Exercise objective: Exactly as written, transcribe the data that follows.

Input data:

--- START ---

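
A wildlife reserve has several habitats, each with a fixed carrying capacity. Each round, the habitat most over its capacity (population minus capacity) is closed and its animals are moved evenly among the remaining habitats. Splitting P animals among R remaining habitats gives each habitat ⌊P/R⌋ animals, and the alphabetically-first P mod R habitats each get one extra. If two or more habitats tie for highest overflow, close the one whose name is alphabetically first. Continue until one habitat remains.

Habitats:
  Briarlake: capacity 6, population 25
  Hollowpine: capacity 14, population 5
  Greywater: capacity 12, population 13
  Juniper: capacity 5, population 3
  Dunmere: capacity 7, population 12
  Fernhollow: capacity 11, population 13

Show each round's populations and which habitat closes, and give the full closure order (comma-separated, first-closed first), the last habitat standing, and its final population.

Round 1: Briarlake=25 Dunmere=12 Fernhollow=13 Greywater=13 Hollowpine=5 Juniper=3 → close Briarlake (overflow 19)
  25÷5 = 5 each, +1 to first 0
Round 2: Dunmere=17 Fernhollow=18 Greywater=18 Hollowpine=10 Juniper=8 → close Dunmere (overflow 10)
  17÷4 = 4 each, +1 to first 1
Round 3: Fernhollow=23 Greywater=22 Hollowpine=14 Juniper=12 → close Fernhollow (overflow 12)
  23÷3 = 7 each, +1 to first 2
Round 4: Greywater=30 Hollowpine=22 Juniper=19 → close Greywater (overflow 18)
  30÷2 = 15 each, +1 to first 0
Round 5: Hollowpine=37 Juniper=34 → close Juniper (overflow 29)
  34÷1 = 34 each, +1 to first 0

Closure order: Briarlake, Dunmere, Fernhollow, Greywater, Juniper
Last habitat: Hollowpine with 71 animals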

--- END ---

Result of the exercise:
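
A wildlife reserve has several habitats, each with a fixed carrying capacity. Each round, the habitat most over its capacity (population minus capacity) is closed and its animals are moved evenly among the remaining habitats. Splitting P animals among R remaining habitats gives each habitat ⌊P/R⌋ animals, and the alphabetically-first P mod R habitats each get one extra. If two or more habitats tie for highest overflow, close the one whose name is alphabetically first. Continue until one habitat remains.

Habitats:
  Briarlake: capacity 6, population 25
  Hollowpine: capacity 14, population 5
  Greywater: capacity 12, population 13
  Juniper: capacity 5, population 3
  Dunmere: capacity 7, population 12
  Fernhollow: capacity 11, population 13

Show each round's populations and which habitat closes, and give the full closure order (comma-separated, first-closed first), the last habitat standing, and its final population.

Round 1: Briarlake=25 Dunmere=12 Fernhollow=13 Greywater=13 Hollowpine=5 Juniper=3 → close Briarlake (overflow 19)
  25÷5 = 5 each, +1 to first 0
Round 2: Dunmere=17 Fernhollow=18 Greywater=18 Hollowpine=10 Juniper=8 → close Dunmere (overflow 10)
  17÷4 = 4 each, +1 to first 1
Round 3: Fernhollow=23 Greywater=22 Hollowpine=14 Juniper=12 → close Fernhollow (overflow 12)
  23÷3 = 7 each, +1 to first 2
Round 4: Greywater=30 Hollowpine=22 Juniper=19 → close Greywater (overflow 18)
  30÷2 = 15 each, +1 to first 0
Round 5: Hollowpine=37 Juniper=34 → close Juniper (overflow 29)
  34÷1 = 34 each, +1 to first 0

Closure order: Briarlake, Dunmere, Fernhollow, Greywater, Juniper
Last habitat: Hollowpine with 71 animals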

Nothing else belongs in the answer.